_Required work:_
Treat the line containing "Characterizing the seasons on Thessaly: the" as the first line of the answer and the last line of the data as its final line, reproducing every line between exactly.

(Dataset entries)
[Start of section]

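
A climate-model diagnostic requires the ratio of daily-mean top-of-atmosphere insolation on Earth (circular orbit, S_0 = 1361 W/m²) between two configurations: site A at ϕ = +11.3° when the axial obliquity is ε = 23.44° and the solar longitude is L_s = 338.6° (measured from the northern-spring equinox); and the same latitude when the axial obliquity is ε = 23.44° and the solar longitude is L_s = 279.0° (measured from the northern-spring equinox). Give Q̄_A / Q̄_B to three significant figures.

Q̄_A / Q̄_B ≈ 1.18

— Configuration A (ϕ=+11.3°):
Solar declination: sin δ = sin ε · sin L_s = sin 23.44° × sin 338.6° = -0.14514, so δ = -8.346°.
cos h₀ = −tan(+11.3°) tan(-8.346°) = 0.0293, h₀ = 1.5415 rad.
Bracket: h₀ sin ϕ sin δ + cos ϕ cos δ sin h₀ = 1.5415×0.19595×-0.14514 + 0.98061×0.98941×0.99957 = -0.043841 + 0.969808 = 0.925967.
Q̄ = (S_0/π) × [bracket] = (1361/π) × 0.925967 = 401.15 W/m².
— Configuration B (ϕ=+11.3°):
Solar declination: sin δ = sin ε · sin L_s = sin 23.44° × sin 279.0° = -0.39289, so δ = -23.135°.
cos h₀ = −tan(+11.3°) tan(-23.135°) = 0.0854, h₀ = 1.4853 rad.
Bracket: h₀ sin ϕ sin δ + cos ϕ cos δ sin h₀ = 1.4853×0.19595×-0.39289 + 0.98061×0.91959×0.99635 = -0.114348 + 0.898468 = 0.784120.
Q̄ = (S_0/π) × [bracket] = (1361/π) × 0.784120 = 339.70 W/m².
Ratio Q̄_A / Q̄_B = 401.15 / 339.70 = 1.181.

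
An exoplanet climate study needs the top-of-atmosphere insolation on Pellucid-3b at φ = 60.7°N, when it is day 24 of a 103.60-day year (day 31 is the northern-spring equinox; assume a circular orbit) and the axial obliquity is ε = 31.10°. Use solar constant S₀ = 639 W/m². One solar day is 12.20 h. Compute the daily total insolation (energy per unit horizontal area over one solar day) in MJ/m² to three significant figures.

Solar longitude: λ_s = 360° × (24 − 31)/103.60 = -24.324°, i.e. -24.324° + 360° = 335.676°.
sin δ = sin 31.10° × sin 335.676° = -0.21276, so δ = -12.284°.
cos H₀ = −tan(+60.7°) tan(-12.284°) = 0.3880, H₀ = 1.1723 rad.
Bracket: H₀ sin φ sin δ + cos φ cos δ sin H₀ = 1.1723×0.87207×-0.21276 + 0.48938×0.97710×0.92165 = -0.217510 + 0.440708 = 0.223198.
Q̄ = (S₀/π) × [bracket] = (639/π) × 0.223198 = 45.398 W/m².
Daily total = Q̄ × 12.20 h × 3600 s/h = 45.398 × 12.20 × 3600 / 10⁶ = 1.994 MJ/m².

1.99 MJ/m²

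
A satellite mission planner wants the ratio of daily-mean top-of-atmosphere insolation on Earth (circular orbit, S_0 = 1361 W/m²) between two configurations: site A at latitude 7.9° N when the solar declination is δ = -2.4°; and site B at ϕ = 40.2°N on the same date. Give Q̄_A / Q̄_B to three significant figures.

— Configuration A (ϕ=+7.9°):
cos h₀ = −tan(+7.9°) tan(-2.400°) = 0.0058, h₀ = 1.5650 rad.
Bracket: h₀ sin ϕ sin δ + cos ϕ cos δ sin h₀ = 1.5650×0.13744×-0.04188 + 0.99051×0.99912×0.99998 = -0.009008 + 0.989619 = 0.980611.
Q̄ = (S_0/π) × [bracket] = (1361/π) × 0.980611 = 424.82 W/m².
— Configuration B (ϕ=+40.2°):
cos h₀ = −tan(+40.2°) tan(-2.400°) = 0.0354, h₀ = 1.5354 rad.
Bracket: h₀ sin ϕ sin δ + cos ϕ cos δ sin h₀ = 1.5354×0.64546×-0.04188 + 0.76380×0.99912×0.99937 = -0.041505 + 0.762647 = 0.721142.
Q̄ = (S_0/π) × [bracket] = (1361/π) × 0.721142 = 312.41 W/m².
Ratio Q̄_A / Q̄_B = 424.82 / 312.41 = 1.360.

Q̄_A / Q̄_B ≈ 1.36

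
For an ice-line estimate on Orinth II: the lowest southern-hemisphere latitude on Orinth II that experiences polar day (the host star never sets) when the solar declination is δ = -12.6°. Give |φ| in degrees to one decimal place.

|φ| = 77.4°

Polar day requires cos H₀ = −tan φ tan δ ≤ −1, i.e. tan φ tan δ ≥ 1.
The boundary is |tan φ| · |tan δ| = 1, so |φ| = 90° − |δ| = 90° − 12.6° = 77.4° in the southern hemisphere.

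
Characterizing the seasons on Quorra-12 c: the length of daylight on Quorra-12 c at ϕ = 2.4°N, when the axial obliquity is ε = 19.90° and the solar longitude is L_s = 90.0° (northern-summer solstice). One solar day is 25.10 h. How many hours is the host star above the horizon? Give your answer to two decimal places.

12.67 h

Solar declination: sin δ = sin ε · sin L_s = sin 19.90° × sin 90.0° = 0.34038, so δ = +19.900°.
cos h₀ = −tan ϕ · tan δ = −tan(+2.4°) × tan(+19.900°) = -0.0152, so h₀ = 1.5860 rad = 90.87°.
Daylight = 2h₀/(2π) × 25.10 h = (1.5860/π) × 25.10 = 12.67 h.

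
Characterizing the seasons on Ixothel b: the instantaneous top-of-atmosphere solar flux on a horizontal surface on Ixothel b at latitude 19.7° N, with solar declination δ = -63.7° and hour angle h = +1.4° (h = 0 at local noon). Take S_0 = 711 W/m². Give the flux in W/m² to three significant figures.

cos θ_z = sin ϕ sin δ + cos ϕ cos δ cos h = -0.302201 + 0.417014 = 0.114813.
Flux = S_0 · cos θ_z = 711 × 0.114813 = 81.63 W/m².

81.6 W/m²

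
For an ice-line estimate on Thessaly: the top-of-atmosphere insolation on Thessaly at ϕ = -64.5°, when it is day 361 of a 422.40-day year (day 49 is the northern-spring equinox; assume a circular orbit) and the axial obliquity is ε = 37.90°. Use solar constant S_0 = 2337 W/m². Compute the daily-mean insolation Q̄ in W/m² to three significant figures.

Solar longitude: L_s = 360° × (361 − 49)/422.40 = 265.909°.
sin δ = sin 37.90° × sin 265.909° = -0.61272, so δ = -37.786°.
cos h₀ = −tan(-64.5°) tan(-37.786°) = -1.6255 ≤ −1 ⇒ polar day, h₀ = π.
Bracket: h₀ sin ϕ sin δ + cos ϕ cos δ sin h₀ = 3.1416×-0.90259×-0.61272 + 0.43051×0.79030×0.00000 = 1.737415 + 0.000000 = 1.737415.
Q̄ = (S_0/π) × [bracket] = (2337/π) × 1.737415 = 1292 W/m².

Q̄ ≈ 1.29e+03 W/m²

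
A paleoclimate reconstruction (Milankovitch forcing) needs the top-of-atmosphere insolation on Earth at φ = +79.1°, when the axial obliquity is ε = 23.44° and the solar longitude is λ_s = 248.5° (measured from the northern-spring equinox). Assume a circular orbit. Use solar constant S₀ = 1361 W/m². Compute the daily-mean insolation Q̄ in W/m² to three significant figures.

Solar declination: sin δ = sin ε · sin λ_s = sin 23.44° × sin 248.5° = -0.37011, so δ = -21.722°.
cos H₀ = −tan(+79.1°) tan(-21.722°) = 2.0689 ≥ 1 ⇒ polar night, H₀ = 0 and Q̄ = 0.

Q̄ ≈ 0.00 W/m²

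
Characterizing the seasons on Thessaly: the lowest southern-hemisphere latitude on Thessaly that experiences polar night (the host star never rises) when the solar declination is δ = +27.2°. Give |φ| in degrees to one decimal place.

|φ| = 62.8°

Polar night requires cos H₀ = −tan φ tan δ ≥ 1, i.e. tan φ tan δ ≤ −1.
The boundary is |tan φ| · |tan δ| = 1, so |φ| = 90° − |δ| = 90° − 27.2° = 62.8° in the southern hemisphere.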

[End of section]

_Response for this exercise:_
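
Characterizing the seasons on Thessaly: the lowest southern-hemisphere latitude on Thessaly that experiences polar night (the host star never rises) when the solar declination is δ = +27.2°. Give |φ| in degrees to one decimal place.

|φ| = 62.8°

Polar night requires cos H₀ = −tan φ tan δ ≥ 1, i.e. tan φ tan δ ≤ −1.
The boundary is |tan φ| · |tan δ| = 1, so |φ| = 90° − |δ| = 90° − 27.2° = 62.8° in the southern hemisphere.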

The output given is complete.